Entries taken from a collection
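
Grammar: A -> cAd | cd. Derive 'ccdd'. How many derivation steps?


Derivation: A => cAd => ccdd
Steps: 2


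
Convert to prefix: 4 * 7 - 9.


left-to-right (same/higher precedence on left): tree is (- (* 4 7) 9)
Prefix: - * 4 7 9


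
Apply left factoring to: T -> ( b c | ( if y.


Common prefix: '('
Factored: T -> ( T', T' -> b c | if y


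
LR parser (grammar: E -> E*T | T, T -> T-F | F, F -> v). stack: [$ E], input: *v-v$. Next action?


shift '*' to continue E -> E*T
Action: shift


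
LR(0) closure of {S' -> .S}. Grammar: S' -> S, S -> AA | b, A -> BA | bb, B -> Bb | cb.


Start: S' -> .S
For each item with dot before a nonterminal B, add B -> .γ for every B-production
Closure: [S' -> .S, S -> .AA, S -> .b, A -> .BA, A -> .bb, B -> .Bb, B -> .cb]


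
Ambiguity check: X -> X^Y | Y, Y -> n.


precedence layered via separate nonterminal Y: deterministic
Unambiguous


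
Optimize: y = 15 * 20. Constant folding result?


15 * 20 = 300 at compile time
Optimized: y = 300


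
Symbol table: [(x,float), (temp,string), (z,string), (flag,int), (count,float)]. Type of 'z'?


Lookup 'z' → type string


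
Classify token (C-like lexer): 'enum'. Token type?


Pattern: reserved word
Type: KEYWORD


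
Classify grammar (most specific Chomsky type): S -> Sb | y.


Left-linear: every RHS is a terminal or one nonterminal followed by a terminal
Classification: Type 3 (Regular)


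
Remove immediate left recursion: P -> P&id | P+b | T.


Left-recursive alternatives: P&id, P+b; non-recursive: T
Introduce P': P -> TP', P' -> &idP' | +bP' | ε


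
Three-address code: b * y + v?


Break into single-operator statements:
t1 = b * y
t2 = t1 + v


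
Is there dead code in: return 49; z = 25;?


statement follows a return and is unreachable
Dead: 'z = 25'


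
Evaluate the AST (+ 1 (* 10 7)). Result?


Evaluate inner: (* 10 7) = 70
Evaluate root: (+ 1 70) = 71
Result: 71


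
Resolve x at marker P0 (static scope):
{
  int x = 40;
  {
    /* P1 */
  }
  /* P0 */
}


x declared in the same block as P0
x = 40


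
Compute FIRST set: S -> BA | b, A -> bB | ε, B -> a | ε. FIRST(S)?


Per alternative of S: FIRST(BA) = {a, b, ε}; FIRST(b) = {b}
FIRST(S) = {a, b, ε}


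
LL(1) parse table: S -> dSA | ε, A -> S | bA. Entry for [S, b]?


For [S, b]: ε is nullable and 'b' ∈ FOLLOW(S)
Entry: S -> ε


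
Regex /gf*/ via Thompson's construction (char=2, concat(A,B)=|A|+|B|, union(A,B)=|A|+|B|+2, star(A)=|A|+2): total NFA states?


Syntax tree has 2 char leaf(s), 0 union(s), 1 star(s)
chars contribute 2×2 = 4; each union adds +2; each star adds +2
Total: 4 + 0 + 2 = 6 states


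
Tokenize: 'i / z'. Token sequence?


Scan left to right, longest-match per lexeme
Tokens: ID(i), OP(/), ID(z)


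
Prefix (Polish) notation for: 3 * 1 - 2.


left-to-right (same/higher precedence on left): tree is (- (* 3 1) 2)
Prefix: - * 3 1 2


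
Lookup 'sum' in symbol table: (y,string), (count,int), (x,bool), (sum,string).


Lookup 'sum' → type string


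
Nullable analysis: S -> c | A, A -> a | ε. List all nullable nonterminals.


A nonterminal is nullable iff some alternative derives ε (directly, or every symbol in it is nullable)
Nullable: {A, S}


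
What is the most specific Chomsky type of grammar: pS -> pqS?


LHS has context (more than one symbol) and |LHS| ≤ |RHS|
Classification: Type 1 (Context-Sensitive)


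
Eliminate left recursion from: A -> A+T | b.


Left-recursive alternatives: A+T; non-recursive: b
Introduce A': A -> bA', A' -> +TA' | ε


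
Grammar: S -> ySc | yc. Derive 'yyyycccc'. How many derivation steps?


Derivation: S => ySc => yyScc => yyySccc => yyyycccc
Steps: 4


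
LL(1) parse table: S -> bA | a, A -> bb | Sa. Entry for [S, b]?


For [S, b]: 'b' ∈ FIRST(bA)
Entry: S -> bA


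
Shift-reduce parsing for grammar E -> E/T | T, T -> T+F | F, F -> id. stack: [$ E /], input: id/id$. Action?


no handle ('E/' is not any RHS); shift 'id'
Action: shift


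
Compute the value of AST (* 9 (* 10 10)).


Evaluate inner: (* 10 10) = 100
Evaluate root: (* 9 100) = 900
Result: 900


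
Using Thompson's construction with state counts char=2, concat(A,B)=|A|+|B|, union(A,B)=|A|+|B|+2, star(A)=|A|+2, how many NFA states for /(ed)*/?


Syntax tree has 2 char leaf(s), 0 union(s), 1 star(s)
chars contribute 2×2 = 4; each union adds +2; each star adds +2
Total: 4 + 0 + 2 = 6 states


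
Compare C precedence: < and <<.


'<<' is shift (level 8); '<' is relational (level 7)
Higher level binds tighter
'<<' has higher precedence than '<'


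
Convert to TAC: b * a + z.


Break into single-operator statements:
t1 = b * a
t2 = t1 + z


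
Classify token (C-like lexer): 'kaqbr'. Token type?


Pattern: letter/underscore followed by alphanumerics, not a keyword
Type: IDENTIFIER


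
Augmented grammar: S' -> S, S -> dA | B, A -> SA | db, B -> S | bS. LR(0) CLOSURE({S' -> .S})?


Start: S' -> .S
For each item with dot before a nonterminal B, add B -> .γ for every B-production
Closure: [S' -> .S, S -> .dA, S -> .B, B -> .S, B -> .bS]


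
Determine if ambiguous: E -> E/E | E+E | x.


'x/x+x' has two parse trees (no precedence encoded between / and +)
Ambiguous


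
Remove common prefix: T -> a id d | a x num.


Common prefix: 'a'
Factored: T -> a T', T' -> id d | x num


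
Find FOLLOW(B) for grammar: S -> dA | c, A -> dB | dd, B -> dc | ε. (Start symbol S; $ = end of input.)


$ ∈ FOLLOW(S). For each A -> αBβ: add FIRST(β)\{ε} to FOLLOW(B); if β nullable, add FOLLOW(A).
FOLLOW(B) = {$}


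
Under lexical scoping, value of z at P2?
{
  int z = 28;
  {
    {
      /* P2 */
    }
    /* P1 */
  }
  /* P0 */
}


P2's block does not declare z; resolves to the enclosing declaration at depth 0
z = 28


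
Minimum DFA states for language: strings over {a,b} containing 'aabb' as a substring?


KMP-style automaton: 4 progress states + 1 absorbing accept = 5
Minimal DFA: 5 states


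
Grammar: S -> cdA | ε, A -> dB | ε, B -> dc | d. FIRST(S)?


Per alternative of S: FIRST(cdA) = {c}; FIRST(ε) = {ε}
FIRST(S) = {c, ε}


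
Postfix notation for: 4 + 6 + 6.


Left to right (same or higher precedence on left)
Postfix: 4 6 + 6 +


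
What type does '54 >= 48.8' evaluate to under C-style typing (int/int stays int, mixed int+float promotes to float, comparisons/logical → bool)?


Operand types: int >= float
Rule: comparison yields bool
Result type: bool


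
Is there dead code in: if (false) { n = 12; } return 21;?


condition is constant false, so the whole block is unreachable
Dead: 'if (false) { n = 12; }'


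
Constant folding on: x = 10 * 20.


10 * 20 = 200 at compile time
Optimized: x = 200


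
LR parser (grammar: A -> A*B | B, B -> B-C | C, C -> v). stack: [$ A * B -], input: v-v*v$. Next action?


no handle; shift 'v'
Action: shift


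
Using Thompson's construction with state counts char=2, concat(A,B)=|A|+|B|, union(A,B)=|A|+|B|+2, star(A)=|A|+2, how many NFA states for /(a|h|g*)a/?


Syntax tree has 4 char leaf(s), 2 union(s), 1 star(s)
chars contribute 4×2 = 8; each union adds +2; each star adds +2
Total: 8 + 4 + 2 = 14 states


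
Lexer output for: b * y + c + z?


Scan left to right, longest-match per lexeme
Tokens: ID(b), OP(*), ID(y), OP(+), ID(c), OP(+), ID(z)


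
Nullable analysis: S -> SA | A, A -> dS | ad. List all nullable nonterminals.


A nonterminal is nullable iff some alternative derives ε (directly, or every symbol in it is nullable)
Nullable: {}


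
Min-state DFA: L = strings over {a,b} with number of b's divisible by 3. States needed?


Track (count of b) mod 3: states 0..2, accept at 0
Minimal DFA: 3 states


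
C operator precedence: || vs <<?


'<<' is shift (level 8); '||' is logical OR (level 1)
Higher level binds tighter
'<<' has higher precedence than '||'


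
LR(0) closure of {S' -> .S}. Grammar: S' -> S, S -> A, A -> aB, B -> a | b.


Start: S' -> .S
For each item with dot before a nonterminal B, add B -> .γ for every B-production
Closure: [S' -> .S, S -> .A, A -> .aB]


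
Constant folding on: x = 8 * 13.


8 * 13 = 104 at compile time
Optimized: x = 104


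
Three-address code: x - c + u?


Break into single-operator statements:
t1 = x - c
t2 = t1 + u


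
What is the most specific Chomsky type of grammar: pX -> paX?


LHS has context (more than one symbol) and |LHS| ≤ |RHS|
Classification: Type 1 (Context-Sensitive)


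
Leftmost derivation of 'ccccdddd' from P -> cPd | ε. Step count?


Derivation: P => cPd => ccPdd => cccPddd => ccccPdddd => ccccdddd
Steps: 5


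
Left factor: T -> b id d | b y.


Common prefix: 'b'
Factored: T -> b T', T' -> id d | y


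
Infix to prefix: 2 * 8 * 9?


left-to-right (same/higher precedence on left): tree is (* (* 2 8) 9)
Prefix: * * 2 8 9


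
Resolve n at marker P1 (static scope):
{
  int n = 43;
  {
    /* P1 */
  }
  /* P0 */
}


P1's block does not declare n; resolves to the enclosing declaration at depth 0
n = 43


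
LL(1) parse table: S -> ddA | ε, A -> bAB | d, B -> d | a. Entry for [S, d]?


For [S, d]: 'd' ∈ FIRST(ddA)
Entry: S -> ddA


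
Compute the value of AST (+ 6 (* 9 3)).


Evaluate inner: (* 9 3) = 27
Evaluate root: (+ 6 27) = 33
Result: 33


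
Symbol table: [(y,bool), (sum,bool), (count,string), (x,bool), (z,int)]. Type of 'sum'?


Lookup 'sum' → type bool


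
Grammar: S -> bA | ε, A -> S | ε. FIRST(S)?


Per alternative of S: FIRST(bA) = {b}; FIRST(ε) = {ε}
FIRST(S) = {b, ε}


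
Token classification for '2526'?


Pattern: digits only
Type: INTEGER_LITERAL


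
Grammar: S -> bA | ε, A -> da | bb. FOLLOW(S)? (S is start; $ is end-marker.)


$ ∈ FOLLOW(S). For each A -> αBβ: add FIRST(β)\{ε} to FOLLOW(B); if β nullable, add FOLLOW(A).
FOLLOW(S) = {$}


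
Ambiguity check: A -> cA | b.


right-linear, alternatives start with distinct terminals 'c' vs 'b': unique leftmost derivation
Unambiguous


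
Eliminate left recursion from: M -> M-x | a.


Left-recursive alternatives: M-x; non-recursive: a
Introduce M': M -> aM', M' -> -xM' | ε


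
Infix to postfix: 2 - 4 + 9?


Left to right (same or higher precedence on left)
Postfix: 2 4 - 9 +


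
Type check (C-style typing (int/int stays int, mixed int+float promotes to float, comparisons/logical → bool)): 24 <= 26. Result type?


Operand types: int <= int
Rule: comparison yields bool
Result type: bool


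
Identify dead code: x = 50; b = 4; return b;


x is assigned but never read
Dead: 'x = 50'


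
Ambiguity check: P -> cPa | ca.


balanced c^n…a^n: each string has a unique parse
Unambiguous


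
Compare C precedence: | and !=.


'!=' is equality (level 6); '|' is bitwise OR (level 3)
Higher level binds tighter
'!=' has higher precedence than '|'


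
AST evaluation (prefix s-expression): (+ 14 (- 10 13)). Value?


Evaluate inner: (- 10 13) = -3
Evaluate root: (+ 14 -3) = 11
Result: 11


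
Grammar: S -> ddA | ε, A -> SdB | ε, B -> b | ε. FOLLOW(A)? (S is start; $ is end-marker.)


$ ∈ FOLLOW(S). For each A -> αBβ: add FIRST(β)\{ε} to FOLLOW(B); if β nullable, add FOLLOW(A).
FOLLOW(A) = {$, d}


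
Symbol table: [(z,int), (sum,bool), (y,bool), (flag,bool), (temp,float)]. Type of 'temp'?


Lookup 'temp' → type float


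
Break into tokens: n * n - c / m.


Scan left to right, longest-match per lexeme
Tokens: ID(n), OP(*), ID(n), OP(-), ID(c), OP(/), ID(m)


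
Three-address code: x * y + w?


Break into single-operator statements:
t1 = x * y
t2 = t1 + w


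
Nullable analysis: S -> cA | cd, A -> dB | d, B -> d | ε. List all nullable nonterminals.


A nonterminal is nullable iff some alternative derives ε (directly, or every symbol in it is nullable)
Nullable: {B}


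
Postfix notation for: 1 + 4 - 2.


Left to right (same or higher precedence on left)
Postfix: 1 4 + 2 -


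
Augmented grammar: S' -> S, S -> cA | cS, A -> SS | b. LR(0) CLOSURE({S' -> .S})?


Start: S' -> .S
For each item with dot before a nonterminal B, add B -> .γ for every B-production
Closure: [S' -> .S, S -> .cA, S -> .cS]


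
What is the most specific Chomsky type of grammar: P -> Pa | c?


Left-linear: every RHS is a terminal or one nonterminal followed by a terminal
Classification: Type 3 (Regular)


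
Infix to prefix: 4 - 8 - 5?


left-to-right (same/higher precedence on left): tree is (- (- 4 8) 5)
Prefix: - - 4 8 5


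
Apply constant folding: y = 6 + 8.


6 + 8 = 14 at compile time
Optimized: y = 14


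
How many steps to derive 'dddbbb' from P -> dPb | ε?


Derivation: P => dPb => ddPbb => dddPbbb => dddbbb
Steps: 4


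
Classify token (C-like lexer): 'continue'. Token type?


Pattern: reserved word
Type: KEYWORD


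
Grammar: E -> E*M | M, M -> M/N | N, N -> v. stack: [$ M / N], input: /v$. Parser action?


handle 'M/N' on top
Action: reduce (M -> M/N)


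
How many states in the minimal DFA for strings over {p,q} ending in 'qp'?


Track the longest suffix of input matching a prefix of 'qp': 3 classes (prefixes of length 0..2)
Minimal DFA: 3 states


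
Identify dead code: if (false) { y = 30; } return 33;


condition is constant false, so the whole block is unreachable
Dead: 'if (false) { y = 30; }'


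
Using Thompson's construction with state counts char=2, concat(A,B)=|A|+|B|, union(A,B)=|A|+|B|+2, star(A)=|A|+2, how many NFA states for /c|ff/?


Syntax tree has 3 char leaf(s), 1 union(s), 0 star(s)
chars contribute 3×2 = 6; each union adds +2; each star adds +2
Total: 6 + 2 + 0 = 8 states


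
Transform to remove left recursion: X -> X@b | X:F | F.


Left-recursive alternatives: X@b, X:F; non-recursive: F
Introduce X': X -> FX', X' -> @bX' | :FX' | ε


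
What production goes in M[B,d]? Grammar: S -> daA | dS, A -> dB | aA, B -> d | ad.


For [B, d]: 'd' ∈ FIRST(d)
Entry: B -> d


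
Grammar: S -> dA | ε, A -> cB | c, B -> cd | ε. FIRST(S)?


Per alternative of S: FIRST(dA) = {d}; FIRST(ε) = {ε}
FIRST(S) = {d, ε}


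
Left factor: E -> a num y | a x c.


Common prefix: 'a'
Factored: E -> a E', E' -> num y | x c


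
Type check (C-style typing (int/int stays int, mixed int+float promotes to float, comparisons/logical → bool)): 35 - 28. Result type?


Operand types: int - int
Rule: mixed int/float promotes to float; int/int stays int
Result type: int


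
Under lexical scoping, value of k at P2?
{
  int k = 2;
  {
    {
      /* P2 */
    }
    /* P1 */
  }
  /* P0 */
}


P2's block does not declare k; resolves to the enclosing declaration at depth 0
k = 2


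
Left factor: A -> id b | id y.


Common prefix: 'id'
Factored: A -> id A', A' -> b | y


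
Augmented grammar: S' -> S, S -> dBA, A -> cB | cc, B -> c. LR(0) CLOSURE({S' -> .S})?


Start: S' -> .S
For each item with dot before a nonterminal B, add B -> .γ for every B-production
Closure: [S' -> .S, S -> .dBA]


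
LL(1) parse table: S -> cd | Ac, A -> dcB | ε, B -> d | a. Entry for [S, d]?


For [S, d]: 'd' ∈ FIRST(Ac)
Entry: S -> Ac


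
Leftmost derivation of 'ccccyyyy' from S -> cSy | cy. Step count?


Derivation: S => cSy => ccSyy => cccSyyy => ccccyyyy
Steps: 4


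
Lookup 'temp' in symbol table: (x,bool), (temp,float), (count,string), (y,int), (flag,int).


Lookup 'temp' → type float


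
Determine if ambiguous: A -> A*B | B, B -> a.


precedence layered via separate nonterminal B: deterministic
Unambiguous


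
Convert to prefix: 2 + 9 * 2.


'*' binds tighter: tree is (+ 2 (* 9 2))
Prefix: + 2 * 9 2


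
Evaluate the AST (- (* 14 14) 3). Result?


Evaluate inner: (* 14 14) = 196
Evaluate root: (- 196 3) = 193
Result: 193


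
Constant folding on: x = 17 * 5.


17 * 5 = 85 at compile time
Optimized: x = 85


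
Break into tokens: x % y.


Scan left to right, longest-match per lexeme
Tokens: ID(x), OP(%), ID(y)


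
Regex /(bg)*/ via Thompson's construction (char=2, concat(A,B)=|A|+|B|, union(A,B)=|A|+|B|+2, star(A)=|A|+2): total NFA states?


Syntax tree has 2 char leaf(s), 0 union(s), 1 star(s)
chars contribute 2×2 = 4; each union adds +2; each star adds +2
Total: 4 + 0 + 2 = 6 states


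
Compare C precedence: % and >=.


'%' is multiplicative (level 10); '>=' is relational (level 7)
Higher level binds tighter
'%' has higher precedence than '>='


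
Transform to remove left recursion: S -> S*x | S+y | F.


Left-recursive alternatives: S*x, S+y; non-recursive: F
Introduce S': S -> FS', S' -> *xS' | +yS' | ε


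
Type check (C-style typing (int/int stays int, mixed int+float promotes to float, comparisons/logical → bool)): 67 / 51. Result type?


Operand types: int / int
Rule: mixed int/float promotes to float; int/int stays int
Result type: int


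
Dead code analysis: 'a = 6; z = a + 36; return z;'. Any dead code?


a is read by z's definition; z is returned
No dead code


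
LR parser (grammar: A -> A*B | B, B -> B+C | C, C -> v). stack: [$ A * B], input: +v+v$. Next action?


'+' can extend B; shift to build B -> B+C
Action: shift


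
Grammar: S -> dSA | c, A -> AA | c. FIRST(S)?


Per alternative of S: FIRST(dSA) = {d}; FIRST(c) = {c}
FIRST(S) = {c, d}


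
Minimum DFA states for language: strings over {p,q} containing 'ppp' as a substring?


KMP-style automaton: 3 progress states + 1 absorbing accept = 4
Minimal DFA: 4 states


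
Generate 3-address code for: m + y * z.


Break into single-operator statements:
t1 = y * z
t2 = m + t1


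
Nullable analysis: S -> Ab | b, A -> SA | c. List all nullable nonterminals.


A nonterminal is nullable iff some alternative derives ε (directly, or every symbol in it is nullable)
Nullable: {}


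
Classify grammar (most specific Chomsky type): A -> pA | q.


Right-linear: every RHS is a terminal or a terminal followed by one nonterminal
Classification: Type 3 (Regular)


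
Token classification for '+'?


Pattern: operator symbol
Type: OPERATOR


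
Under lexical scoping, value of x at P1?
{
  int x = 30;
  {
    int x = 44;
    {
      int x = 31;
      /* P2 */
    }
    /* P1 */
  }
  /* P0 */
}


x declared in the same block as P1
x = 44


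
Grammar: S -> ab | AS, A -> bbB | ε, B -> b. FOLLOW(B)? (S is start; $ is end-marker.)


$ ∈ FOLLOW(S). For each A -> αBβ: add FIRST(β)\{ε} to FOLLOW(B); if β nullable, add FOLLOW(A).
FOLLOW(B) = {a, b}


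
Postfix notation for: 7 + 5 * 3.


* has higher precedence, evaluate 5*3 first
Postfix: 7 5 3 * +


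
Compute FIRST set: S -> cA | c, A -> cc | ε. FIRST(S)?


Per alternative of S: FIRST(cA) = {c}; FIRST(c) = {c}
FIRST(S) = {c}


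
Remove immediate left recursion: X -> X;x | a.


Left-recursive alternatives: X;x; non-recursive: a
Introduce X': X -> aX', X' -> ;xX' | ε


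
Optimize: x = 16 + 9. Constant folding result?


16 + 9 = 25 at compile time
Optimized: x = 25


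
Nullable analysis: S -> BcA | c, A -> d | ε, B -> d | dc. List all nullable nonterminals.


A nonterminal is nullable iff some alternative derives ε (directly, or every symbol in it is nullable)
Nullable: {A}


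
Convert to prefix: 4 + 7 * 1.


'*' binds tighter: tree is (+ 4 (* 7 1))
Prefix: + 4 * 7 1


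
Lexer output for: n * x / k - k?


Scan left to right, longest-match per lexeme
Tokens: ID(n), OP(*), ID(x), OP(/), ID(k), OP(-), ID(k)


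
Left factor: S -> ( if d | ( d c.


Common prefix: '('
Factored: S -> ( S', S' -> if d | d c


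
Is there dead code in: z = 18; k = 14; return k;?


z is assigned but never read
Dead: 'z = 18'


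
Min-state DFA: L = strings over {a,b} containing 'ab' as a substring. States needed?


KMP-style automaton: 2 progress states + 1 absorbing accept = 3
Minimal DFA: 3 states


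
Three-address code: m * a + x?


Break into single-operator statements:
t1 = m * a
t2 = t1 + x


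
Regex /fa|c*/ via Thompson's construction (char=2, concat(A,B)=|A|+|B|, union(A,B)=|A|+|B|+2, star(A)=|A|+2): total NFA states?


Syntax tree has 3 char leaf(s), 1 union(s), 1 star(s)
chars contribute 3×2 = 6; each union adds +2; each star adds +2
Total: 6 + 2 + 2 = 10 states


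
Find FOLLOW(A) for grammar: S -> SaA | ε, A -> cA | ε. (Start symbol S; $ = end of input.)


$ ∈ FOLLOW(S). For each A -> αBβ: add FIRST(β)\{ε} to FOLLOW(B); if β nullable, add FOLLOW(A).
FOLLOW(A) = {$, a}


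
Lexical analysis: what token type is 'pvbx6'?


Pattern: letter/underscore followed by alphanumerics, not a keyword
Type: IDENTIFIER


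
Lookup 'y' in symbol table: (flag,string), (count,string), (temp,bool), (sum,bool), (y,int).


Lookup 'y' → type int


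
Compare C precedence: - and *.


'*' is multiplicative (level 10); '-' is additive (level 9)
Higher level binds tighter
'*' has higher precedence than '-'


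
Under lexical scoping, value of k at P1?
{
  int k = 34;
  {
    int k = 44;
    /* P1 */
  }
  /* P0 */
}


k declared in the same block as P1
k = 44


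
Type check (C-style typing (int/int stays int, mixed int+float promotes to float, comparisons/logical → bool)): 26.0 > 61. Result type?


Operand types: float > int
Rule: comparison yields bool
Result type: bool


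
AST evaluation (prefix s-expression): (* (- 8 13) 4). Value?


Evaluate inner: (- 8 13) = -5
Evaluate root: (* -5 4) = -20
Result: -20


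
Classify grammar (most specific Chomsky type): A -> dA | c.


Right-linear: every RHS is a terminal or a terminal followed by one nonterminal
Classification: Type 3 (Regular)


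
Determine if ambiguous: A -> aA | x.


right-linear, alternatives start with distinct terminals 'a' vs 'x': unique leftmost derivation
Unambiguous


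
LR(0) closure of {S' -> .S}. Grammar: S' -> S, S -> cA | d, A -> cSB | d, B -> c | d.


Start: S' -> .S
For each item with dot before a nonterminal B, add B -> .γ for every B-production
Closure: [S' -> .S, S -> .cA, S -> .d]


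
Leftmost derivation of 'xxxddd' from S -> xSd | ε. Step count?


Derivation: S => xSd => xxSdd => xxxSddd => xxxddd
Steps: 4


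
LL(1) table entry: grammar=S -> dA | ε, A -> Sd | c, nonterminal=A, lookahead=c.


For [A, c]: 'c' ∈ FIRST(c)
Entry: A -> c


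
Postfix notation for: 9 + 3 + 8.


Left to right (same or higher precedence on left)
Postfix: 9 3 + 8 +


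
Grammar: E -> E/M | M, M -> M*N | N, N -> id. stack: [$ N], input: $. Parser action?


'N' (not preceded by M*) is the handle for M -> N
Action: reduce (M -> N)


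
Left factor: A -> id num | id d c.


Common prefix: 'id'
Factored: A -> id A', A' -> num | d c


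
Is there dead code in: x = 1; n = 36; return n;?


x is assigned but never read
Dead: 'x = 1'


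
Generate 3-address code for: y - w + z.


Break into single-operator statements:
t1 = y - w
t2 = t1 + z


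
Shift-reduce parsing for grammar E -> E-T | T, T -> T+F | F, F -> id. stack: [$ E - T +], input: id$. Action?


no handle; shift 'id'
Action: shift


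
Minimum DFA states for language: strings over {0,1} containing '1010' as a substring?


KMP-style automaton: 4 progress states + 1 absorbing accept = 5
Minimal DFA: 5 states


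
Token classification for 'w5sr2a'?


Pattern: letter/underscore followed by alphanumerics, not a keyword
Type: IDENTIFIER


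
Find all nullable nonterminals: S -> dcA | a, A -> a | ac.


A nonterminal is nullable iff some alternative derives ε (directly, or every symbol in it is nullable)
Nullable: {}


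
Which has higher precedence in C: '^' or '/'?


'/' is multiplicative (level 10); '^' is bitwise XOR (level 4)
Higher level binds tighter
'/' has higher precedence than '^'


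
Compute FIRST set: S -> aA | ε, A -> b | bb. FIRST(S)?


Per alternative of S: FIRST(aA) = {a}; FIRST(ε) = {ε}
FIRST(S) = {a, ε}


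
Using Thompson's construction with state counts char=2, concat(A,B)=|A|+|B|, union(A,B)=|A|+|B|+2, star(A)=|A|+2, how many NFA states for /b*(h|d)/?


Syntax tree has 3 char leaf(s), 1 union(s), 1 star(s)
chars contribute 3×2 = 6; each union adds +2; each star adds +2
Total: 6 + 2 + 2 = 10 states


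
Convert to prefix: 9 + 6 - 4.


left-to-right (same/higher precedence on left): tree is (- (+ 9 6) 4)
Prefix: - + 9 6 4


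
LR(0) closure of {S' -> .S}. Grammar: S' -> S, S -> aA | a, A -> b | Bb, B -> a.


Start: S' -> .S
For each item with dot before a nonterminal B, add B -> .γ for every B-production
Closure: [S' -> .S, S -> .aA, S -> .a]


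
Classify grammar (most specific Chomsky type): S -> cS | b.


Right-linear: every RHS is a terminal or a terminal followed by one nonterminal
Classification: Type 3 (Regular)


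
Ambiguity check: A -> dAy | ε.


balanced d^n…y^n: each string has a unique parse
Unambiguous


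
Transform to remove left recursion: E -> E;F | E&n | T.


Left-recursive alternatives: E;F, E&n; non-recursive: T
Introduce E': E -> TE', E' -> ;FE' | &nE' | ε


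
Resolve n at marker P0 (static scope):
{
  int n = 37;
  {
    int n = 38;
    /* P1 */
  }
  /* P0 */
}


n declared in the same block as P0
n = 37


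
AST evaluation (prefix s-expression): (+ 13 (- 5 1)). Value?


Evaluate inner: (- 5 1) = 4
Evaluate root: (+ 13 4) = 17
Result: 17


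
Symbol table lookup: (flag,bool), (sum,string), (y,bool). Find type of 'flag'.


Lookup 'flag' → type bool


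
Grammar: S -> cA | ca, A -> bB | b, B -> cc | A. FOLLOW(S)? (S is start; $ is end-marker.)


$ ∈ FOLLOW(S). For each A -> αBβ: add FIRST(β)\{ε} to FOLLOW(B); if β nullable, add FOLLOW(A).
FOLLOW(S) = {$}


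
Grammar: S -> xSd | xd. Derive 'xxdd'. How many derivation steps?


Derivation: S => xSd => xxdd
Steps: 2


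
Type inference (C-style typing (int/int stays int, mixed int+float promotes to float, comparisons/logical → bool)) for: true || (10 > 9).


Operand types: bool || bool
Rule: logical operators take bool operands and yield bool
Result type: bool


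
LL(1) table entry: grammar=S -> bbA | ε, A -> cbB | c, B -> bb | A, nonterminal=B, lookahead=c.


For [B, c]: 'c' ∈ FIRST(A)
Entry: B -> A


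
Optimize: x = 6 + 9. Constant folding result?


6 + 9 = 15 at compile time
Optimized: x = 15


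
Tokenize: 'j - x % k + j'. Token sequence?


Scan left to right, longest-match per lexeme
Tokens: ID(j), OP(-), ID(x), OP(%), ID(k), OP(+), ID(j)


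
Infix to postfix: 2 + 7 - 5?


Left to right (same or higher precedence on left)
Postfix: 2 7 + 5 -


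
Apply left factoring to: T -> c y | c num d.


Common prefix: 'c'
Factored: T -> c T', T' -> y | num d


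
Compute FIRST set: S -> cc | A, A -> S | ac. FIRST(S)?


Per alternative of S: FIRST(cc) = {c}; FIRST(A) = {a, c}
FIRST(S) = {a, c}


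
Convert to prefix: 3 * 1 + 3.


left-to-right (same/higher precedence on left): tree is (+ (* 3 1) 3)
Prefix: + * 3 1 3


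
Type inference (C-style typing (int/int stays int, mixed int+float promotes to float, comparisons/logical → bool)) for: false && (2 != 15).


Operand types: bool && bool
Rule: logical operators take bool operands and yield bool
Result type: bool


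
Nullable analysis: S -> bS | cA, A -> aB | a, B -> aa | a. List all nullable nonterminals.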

:: Problem statement ::
Which lines of the data include the string "scoping"? Find them and copy each one.

:: Solution for this exercise ::
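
Under lexical scoping, value of z at P2?
Under lexical scoping, value of k at P2?
Under lexical scoping, value of x at P1?
Under lexical scoping, value of k at P1?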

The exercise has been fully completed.